■ **Task**: Write out only the tail of the records, beginning at the line containing "A set of processes with sizes P1=338;" and including the last line, exactly as written.

*** Provided data

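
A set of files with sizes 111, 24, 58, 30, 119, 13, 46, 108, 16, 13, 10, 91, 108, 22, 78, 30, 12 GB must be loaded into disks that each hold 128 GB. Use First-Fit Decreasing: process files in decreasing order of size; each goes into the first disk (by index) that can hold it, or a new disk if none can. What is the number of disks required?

Sorted descending: 119, 111, 108, 108, 91, 78, 58, 46, 30, 30, 24, 22, 16, 13, 13, 12, 10.
119 GB → disk 1 (remaining 9 GB)
111 GB → disk 2 (remaining 17 GB)
108 GB → disk 3 (remaining 20 GB)
108 GB → disk 4 (remaining 20 GB)
91 GB → disk 5 (remaining 37 GB)
78 GB → disk 6 (remaining 50 GB)
58 GB → disk 7 (remaining 70 GB)
46 GB → disk 6 (remaining 4 GB)
30 GB → disk 5 (remaining 7 GB)
30 GB → disk 7 (remaining 40 GB)
24 GB → disk 7 (remaining 16 GB)
22 GB → disk 8 (remaining 106 GB)
16 GB → disk 2 (remaining 1 GB)
13 GB → disk 3 (remaining 7 GB)
13 GB → disk 4 (remaining 7 GB)
12 GB → disk 7 (remaining 4 GB)
10 GB → disk 8 (remaining 96 GB)
Final disks: [119] [111,16] [108,13] [108,13] [91,30] [78,46] [58,30,24,12] [22,10].

8 disks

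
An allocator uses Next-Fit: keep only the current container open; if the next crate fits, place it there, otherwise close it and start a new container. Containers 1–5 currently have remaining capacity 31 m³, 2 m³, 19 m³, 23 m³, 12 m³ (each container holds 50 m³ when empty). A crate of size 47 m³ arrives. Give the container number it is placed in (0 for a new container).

0

Next-Fit only looks at container 5, which has 12 m³ free.
47 m³ does not fit, so a new container is opened.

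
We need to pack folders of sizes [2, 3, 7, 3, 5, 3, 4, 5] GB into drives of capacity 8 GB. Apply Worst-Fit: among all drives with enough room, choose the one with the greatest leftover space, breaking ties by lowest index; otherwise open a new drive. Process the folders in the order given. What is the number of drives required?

Put 2 GB in drive 1; 6 GB remain.
Put 3 GB in drive 1; 3 GB remain.
Put 7 GB in drive 2; 1 GB remain.
Put 3 GB in drive 1; 0 GB remain.
Put 5 GB in drive 3; 3 GB remain.
Put 3 GB in drive 3; 0 GB remain.
Put 4 GB in drive 4; 4 GB remain.
Put 5 GB in drive 5; 3 GB remain.

5 drives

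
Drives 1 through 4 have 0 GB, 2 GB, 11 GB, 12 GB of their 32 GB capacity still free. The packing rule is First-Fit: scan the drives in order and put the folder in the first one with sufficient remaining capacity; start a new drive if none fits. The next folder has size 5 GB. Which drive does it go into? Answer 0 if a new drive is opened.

3

Drives with room: drive 3 (11 GB), drive 4 (12 GB).
The first with room is drive 3.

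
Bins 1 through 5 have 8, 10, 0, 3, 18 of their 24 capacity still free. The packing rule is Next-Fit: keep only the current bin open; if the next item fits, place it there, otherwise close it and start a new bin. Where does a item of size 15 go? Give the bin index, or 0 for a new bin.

5

Next-Fit only looks at bin 5, which has 18 free.
15 fits there.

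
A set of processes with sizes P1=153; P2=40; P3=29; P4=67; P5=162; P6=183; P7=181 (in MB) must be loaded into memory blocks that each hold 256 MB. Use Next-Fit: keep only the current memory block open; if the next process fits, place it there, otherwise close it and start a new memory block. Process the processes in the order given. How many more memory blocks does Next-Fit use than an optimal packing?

Next-Fit: [153,40,29] [67,162] [183] [181] → 4 memory blocks.
Total size 815 MB; any packing needs at least ⌈815/256⌉ = 4 memory blocks.
So 4 is already optimal.

0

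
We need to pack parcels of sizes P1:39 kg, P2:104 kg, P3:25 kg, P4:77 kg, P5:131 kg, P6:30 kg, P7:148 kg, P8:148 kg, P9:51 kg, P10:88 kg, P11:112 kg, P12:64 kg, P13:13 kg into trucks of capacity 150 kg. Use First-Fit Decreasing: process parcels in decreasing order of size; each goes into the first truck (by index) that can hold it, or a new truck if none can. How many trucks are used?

8

Sorted descending: 148, 148, 131, 112, 104, 88, 77, 64, 51, 39, 30, 25, 13.
148 kg → truck 1 (remaining 2 kg)
148 kg → truck 2 (remaining 2 kg)
131 kg → truck 3 (remaining 19 kg)
112 kg → truck 4 (remaining 38 kg)
104 kg → truck 5 (remaining 46 kg)
88 kg → truck 6 (remaining 62 kg)
77 kg → truck 7 (remaining 73 kg)
64 kg → truck 7 (remaining 9 kg)
51 kg → truck 6 (remaining 11 kg)
39 kg → truck 5 (remaining 7 kg)
30 kg → truck 4 (remaining 8 kg)
25 kg → truck 8 (remaining 125 kg)
13 kg → truck 3 (remaining 6 kg)
Final trucks: [148] [148] [131,13] [112,30] [104,39] [88,51] [77,64] [25].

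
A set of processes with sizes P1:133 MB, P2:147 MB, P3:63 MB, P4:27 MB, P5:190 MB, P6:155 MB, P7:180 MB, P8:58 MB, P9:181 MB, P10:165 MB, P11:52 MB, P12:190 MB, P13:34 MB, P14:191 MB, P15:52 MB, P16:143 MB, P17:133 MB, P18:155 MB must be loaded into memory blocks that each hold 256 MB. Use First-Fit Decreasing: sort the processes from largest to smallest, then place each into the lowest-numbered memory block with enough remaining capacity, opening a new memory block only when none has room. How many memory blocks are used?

12

Sorted descending: 191, 190, 190, 181, 180, 165, 155, 155, 147, 143, 133, 133, 63, 58, 52, 52, 34, 27.
Put 191 MB in memory block 1; 65 MB remain.
Put 190 MB in memory block 2; 66 MB remain.
Put 190 MB in memory block 3; 66 MB remain.
Put 181 MB in memory block 4; 75 MB remain.
Put 180 MB in memory block 5; 76 MB remain.
Put 165 MB in memory block 6; 91 MB remain.
Put 155 MB in memory block 7; 101 MB remain.
Put 155 MB in memory block 8; 101 MB remain.
Put 147 MB in memory block 9; 109 MB remain.
Put 143 MB in memory block 10; 113 MB remain.
Put 133 MB in memory block 11; 123 MB remain.
Put 133 MB in memory block 12; 123 MB remain.
Put 63 MB in memory block 1; 2 MB remain.
Put 58 MB in memory block 2; 8 MB remain.
Put 52 MB in memory block 3; 14 MB remain.
Put 52 MB in memory block 4; 23 MB remain.
Put 34 MB in memory block 5; 42 MB remain.
Put 27 MB in memory block 5; 15 MB remain.
Final memory blocks: [191,63] [190,58] [190,52] [181,52] [180,34,27] [165] [155] [155] [147] [143] [133] [133].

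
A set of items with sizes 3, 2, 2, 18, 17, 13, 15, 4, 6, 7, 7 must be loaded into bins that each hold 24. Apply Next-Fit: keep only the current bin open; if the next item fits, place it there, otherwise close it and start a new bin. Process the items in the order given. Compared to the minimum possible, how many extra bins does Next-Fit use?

2

Next-Fit: [3,2,2] [18] [17] [13] [15,4] [6,7,7] → 6 bins.
Total size 94; any packing needs at least ⌈94/24⌉ = 4 bins.
An optimal packing achieves that bound: [18,6] [17,7] [15,7,2] [13,4,3,2] → 4 bins.
Excess: 6 − 4 = 2.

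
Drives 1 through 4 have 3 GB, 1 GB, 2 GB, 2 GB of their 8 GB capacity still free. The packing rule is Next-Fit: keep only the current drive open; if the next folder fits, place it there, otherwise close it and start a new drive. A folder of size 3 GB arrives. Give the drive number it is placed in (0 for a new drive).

0

Next-Fit only looks at drive 4, which has 2 GB free.
3 GB does not fit, so a new drive is opened.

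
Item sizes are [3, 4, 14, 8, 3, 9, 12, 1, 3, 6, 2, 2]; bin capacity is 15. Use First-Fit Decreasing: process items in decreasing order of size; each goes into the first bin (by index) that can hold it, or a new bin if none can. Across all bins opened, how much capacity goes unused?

8

Sorted descending: 14, 12, 9, 8, 6, 4, 3, 3, 3, 2, 2, 1.
bin 1: place 14, 1 left
bin 2: place 12, 3 left
bin 3: place 9, 6 left
bin 4: place 8, 7 left
bin 3: place 6, 0 left
bin 4: place 4, 3 left
bin 2: place 3, 0 left
bin 4: place 3, 0 left
bin 5: place 3, 12 left
bin 5: place 2, 10 left
bin 5: place 2, 8 left
bin 1: place 1, 0 left
5 bins × 15 = 75; used 67; unused 8.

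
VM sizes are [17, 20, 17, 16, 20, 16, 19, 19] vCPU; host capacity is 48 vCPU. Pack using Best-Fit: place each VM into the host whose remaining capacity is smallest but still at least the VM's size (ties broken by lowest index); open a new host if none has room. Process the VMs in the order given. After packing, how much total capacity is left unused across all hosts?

48

Put 17 vCPU in host 1; 31 vCPU remain.
Put 20 vCPU in host 1; 11 vCPU remain.
Put 17 vCPU in host 2; 31 vCPU remain.
Put 16 vCPU in host 2; 15 vCPU remain.
Put 20 vCPU in host 3; 28 vCPU remain.
Put 16 vCPU in host 3; 12 vCPU remain.
Put 19 vCPU in host 4; 29 vCPU remain.
Put 19 vCPU in host 4; 10 vCPU remain.
4 hosts × 48 vCPU = 192 vCPU; used 144 vCPU; unused 48 vCPU.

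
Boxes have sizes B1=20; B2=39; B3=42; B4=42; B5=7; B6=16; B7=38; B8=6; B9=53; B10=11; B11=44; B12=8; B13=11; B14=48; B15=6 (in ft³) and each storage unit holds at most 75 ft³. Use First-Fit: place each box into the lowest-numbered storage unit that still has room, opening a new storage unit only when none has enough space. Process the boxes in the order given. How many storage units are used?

storage unit 1: place B1 (20 ft³), 55 ft³ left
storage unit 1: place B2 (39 ft³), 16 ft³ left
storage unit 2: place B3 (42 ft³), 33 ft³ left
storage unit 3: place B4 (42 ft³), 33 ft³ left
storage unit 1: place B5 (7 ft³), 9 ft³ left
storage unit 2: place B6 (16 ft³), 17 ft³ left
storage unit 4: place B7 (38 ft³), 37 ft³ left
storage unit 1: place B8 (6 ft³), 3 ft³ left
storage unit 5: place B9 (53 ft³), 22 ft³ left
storage unit 2: place B10 (11 ft³), 6 ft³ left
storage unit 6: place B11 (44 ft³), 31 ft³ left
storage unit 3: place B12 (8 ft³), 25 ft³ left
storage unit 3: place B13 (11 ft³), 14 ft³ left
storage unit 7: place B14 (48 ft³), 27 ft³ left
storage unit 2: place B15 (6 ft³), 0 ft³ left
Final storage units: [20,39,7,6] [42,16,11,6] [42,8,11] [38] [53] [44] [48].

7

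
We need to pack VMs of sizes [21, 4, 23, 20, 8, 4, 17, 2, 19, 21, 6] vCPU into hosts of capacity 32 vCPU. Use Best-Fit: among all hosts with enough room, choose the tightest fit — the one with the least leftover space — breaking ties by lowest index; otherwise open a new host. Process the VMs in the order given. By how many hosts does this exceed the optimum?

Best-Fit: [21,4,4,2] [23,8] [20] [17] [19] [21,6] → 6 hosts.
6 VMs exceed 16 vCPU (half the capacity), and no two of those can share a host, so at least 6 hosts are needed.
So 6 is already optimal.

0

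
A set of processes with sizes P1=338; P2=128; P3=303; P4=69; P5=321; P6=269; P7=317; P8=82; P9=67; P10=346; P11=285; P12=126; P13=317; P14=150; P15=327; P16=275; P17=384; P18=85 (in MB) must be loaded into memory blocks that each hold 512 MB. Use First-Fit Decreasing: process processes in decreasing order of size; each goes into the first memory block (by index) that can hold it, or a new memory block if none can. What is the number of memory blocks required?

Sorted descending: 384, 346, 338, 327, 321, 317, 317, 303, 285, 275, 269, 150, 128, 126, 85, 82, 69, 67.
memory block 1: place 384 MB, 128 MB left
memory block 2: place 346 MB, 166 MB left
memory block 3: place 338 MB, 174 MB left
memory block 4: place 327 MB, 185 MB left
memory block 5: place 321 MB, 191 MB left
memory block 6: place 317 MB, 195 MB left
memory block 7: place 317 MB, 195 MB left
memory block 8: place 303 MB, 209 MB left
memory block 9: place 285 MB, 227 MB left
memory block 10: place 275 MB, 237 MB left
memory block 11: place 269 MB, 243 MB left
memory block 2: place 150 MB, 16 MB left
memory block 1: place 128 MB, 0 MB left
memory block 3: place 126 MB, 48 MB left
memory block 4: place 85 MB, 100 MB left
memory block 4: place 82 MB, 18 MB left
memory block 5: place 69 MB, 122 MB left
memory block 5: place 67 MB, 55 MB left

11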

******

■ **Response for this exercise**:
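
A set of processes with sizes P1=338; P2=128; P3=303; P4=69; P5=321; P6=269; P7=317; P8=82; P9=67; P10=346; P11=285; P12=126; P13=317; P14=150; P15=327; P16=275; P17=384; P18=85 (in MB) must be loaded into memory blocks that each hold 512 MB. Use First-Fit Decreasing: process processes in decreasing order of size; each goes into the first memory block (by index) that can hold it, or a new memory block if none can. What is the number of memory blocks required?

Sorted descending: 384, 346, 338, 327, 321, 317, 317, 303, 285, 275, 269, 150, 128, 126, 85, 82, 69, 67.
memory block 1: place 384 MB, 128 MB left
memory block 2: place 346 MB, 166 MB left
memory block 3: place 338 MB, 174 MB left
memory block 4: place 327 MB, 185 MB left
memory block 5: place 321 MB, 191 MB left
memory block 6: place 317 MB, 195 MB left
memory block 7: place 317 MB, 195 MB left
memory block 8: place 303 MB, 209 MB left
memory block 9: place 285 MB, 227 MB left
memory block 10: place 275 MB, 237 MB left
memory block 11: place 269 MB, 243 MB left
memory block 2: place 150 MB, 16 MB left
memory block 1: place 128 MB, 0 MB left
memory block 3: place 126 MB, 48 MB left
memory block 4: place 85 MB, 100 MB left
memory block 4: place 82 MB, 18 MB left
memory block 5: place 69 MB, 122 MB left
memory block 5: place 67 MB, 55 MB left

11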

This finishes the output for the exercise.